→ **Work order**
Your reply should repeat, exactly, the line containing "Answer: -11139" and the rest of the material after it.

***** Data for analysis *****

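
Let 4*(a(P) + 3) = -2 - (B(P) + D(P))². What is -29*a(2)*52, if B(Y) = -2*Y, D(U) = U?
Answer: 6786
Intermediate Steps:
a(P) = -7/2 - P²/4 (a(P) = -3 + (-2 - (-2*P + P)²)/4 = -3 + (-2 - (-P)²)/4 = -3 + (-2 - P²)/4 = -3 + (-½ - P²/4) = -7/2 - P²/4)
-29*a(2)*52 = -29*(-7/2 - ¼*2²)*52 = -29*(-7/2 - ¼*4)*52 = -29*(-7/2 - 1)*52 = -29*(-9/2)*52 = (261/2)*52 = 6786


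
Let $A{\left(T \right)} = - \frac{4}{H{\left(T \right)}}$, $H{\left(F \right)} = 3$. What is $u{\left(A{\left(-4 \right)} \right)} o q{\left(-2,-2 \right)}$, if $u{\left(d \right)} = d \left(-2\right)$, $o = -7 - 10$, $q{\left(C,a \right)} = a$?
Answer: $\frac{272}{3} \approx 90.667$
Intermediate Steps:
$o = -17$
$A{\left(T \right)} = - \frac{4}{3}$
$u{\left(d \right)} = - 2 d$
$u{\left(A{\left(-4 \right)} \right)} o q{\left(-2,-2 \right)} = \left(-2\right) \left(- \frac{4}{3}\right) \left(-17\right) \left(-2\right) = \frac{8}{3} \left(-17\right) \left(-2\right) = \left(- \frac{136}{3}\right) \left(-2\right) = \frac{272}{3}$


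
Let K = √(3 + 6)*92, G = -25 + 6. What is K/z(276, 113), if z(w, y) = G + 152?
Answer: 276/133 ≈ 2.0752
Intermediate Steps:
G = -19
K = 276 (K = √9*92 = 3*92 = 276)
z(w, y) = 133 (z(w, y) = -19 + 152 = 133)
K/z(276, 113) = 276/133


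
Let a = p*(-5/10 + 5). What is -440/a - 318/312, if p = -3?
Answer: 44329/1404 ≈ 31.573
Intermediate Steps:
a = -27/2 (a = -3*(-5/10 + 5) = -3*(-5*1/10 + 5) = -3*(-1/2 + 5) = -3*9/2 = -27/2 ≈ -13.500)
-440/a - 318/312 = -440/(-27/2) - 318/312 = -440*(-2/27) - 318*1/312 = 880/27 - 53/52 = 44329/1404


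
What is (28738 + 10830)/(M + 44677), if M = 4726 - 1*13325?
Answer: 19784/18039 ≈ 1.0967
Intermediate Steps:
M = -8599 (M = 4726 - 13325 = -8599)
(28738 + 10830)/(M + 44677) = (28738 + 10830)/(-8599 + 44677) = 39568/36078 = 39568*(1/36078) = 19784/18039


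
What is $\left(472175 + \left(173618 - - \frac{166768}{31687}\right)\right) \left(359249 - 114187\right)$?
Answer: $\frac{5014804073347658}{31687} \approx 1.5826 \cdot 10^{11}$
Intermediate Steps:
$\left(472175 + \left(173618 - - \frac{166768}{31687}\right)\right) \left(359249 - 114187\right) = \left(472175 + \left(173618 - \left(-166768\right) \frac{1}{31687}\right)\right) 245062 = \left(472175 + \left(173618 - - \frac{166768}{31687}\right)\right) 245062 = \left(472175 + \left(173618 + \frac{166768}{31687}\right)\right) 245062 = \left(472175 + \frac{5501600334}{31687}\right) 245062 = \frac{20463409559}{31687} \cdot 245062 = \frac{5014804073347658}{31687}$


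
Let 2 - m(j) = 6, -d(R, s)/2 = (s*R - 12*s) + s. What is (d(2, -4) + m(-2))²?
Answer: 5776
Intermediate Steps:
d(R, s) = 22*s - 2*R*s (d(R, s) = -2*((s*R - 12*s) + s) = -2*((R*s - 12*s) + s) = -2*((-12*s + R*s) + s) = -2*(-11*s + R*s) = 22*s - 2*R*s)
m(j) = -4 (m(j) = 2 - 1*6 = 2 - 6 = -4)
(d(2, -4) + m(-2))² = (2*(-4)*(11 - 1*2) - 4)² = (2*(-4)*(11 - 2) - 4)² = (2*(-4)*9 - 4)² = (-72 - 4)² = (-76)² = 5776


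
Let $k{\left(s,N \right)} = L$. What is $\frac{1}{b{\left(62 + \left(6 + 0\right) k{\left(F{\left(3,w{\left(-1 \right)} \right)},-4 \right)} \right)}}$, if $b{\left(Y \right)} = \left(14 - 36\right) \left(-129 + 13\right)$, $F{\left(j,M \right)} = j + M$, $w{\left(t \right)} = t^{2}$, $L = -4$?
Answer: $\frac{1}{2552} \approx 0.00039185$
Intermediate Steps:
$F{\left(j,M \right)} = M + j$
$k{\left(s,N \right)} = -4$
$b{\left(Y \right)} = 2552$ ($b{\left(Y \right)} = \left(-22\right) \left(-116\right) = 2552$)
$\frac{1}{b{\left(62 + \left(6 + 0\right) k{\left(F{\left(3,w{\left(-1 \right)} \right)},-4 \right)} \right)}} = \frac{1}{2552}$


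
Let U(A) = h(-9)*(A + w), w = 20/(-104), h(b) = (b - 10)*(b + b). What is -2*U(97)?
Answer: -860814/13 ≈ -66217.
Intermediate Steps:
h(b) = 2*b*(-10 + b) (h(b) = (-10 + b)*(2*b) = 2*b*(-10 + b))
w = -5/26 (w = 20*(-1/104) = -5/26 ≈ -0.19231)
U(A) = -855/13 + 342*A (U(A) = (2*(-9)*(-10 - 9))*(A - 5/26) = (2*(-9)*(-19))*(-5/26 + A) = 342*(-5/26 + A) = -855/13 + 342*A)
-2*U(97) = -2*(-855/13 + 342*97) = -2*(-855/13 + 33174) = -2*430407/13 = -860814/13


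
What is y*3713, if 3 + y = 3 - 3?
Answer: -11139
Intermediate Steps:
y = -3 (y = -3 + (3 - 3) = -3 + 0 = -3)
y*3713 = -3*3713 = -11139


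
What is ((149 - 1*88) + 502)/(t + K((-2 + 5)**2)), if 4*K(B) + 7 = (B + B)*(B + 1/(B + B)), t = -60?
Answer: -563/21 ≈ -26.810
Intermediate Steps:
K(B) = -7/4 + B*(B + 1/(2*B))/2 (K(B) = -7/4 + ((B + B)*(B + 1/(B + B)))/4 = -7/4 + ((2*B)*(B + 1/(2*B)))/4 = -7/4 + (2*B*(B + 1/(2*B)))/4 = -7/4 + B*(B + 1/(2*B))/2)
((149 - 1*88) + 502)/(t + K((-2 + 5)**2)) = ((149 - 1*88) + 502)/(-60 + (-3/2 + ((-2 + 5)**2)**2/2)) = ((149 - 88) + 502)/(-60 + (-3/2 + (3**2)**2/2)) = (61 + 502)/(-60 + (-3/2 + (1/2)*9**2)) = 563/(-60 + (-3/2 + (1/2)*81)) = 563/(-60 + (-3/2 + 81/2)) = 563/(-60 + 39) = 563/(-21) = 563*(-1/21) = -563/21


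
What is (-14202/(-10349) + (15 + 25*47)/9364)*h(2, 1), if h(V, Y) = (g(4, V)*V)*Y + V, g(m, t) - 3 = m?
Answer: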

*****

→ **Response to this exercise**
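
Answer: -11139
Intermediate Steps:
y = -3 (y = -3 + (3 - 3) = -3 + 0 = -3)
y*3713 = -3*3713 = -11139


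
What is ((149 - 1*88) + 502)/(t + K((-2 + 5)**2)), if 4*K(B) + 7 = (B + B)*(B + 1/(B + B)), t = -60?
Answer: -563/21 ≈ -26.810
Intermediate Steps:
K(B) = -7/4 + B*(B + 1/(2*B))/2 (K(B) = -7/4 + ((B + B)*(B + 1/(B + B)))/4 = -7/4 + ((2*B)*(B + 1/(2*B)))/4 = -7/4 + (2*B*(B + 1/(2*B)))/4 = -7/4 + B*(B + 1/(2*B))/2)
((149 - 1*88) + 502)/(t + K((-2 + 5)**2)) = ((149 - 1*88) + 502)/(-60 + (-3/2 + ((-2 + 5)**2)**2/2)) = ((149 - 88) + 502)/(-60 + (-3/2 + (3**2)**2/2)) = (61 + 502)/(-60 + (-3/2 + (1/2)*9**2)) = 563/(-60 + (-3/2 + (1/2)*81)) = 563/(-60 + (-3/2 + 81/2)) = 563/(-60 + 39) = 563/(-21) = 563*(-1/21) = -563/21


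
What is (-14202/(-10349) + (15 + 25*47)/9364)*h(2, 1), if h(V, Y) = (g(4, V)*V)*Y + V, g(m, t) - 3 = m?
Answer: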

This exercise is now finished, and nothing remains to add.